* **TASK INSTRUCTIONS**: For every entry that follows, return an identical copy.

* **Collected data entries**:

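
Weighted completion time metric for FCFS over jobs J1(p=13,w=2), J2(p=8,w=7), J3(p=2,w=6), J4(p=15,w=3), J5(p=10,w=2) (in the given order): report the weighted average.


Completion times:
  J1: C=13, w×C=2×13=26
  J2: C=21, w×C=7×21=147
  J3: C=23, w×C=6×23=138
  J4: C=38, w×C=3×38=114
  J5: C=48, w×C=2×48=96
Sum w×C = 521
Sum w = 20
Weighted avg = 521/20
= 26.05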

* **EXERCISE OUTPUT**:
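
Weighted completion time metric for FCFS over jobs J1(p=13,w=2), J2(p=8,w=7), J3(p=2,w=6), J4(p=15,w=3), J5(p=10,w=2) (in the given order): report the weighted average.


Completion times:
  J1: C=13, w×C=2×13=26
  J2: C=21, w×C=7×21=147
  J3: C=23, w×C=6×23=138
  J4: C=38, w×C=3×38=114
  J5: C=48, w×C=2×48=96
Sum w×C = 521
Sum w = 20
Weighted avg = 521/20
= 26.05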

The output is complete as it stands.